Material for this exercise:
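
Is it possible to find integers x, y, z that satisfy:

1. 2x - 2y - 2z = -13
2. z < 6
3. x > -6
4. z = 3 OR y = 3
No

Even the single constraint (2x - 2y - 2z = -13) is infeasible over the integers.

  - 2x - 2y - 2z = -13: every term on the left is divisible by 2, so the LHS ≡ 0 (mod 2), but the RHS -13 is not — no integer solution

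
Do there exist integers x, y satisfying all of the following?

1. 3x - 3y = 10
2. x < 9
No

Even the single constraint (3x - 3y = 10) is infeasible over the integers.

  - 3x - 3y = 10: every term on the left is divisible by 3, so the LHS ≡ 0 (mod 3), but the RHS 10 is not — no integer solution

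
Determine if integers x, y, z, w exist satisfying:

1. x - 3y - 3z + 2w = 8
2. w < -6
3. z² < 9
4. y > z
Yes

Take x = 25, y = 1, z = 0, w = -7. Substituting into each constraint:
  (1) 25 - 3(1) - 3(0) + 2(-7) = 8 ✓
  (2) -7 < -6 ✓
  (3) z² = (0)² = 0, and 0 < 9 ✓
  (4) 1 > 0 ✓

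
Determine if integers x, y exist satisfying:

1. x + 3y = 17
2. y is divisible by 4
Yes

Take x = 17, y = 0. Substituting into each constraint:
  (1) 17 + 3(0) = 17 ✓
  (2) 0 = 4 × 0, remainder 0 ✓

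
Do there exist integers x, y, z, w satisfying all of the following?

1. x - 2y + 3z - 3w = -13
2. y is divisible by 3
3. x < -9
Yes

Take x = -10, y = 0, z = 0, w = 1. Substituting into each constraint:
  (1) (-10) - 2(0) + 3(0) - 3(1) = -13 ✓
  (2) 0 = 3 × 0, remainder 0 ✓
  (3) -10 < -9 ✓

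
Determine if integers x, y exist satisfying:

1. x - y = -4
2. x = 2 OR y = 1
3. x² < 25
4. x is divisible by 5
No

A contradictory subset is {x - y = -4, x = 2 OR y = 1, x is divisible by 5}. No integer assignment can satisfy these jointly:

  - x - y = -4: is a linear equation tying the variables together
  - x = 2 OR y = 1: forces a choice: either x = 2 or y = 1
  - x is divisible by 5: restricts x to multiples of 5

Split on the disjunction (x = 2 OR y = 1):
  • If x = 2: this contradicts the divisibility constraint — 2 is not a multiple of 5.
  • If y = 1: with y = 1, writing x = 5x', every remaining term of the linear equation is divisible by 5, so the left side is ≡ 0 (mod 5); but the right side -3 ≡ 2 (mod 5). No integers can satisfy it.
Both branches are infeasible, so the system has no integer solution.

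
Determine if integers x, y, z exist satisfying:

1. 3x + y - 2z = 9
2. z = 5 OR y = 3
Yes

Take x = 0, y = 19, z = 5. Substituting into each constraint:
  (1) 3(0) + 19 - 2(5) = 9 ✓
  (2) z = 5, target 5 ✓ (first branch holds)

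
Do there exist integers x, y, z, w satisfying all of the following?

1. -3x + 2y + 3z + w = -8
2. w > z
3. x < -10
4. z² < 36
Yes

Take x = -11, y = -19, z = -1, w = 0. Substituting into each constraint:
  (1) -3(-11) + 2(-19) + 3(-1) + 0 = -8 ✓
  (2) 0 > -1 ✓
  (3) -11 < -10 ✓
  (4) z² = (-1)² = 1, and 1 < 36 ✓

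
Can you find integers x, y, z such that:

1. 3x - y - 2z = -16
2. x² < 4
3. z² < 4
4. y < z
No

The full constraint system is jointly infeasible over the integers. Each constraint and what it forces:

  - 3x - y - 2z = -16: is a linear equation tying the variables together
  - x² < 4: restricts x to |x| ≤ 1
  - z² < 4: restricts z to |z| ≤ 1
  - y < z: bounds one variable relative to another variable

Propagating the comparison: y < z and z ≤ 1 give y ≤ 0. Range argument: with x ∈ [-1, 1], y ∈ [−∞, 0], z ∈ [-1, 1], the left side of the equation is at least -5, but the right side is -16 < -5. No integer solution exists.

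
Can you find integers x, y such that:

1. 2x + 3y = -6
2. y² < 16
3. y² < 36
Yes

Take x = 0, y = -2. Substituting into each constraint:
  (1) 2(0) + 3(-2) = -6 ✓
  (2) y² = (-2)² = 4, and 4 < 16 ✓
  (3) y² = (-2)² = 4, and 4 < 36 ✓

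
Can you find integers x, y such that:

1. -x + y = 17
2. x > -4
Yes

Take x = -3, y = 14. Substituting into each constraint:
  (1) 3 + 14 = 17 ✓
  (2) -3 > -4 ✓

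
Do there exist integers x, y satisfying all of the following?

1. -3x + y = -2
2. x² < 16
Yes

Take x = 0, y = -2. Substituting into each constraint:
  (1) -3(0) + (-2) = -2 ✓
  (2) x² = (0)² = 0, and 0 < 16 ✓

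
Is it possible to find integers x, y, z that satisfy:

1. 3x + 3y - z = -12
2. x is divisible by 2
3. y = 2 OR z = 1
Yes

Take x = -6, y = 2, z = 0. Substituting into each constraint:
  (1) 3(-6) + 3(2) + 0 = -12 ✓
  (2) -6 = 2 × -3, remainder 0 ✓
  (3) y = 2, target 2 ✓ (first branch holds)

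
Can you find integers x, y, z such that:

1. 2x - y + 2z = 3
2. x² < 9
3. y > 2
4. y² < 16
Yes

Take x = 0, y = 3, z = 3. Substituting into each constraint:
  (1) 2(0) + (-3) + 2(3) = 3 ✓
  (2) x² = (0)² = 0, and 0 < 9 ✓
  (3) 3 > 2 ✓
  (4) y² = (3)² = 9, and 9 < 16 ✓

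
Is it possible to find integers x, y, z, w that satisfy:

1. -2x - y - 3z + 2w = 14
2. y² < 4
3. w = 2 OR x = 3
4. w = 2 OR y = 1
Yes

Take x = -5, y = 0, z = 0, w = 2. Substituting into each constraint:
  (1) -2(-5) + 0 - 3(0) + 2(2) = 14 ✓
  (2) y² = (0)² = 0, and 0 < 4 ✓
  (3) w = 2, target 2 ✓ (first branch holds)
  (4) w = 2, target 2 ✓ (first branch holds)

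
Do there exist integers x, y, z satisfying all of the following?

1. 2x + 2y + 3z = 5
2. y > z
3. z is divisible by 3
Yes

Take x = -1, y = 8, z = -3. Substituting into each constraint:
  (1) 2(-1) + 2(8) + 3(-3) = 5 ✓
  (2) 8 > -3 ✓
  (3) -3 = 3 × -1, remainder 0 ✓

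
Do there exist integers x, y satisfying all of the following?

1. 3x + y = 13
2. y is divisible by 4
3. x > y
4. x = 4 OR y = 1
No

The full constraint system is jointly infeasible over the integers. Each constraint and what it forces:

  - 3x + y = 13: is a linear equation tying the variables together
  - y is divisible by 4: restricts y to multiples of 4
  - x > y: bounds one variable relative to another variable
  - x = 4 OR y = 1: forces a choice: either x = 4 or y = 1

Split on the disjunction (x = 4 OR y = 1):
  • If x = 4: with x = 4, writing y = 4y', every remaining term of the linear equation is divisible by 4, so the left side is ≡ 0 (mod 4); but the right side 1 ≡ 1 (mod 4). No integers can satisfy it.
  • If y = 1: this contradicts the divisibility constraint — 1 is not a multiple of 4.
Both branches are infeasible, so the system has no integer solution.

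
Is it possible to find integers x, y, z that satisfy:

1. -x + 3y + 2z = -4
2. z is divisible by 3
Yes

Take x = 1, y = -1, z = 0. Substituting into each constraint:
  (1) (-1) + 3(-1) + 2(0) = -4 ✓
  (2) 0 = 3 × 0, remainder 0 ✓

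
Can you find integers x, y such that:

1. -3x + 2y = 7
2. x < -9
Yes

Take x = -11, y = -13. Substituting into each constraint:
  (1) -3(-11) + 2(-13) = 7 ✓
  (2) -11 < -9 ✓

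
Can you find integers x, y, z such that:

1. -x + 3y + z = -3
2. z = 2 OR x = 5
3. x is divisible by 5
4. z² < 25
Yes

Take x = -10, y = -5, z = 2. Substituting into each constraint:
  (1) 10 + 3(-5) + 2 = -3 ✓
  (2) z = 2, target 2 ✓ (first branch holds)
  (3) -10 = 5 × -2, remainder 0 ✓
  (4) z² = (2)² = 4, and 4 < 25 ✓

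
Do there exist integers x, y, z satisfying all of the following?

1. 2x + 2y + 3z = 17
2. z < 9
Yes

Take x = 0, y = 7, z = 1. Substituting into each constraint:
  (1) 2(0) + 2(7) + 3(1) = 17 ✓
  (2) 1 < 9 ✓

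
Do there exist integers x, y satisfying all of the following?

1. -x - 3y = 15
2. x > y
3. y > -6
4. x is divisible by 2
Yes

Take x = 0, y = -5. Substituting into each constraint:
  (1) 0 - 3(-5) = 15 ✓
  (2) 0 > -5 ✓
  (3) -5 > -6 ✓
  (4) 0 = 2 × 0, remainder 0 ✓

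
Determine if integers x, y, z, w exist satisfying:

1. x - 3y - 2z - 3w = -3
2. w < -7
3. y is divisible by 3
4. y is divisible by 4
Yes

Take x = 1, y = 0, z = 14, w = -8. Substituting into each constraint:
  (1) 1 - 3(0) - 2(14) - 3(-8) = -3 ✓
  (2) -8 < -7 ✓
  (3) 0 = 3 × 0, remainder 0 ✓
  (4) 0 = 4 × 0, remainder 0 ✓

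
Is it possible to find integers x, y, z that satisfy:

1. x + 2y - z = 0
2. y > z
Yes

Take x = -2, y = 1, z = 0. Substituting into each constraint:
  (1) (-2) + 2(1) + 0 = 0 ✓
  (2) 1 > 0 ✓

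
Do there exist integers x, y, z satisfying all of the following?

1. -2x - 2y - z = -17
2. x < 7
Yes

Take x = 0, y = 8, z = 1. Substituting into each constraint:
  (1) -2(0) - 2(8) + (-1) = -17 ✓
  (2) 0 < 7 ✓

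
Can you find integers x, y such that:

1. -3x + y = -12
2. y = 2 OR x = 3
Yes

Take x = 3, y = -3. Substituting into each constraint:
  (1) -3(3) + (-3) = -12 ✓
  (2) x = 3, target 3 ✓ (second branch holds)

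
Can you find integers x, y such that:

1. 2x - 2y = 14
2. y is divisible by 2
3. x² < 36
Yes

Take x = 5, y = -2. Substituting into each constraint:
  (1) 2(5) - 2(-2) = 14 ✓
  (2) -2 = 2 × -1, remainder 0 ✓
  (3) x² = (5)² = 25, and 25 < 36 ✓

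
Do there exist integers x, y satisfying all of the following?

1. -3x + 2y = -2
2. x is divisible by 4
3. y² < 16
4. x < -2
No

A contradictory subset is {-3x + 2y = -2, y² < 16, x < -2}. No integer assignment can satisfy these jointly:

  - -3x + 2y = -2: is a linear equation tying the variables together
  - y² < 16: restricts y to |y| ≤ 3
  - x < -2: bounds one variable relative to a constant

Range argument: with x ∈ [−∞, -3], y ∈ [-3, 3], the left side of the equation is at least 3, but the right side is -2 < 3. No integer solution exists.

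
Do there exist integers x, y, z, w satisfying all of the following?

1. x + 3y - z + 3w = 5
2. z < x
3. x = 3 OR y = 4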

Instructions to follow: Give back the entries above exactly as they are, from their first line through the line that contains "1. 3x - 3y = 10", both included, with nothing else.

Response below:
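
Is it possible to find integers x, y, z that satisfy:

1. 2x - 2y - 2z = -13
2. z < 6
3. x > -6
4. z = 3 OR y = 3
No

Even the single constraint (2x - 2y - 2z = -13) is infeasible over the integers.

  - 2x - 2y - 2z = -13: every term on the left is divisible by 2, so the LHS ≡ 0 (mod 2), but the RHS -13 is not — no integer solution

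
Do there exist integers x, y satisfying all of the following?

1. 3x - 3y = 10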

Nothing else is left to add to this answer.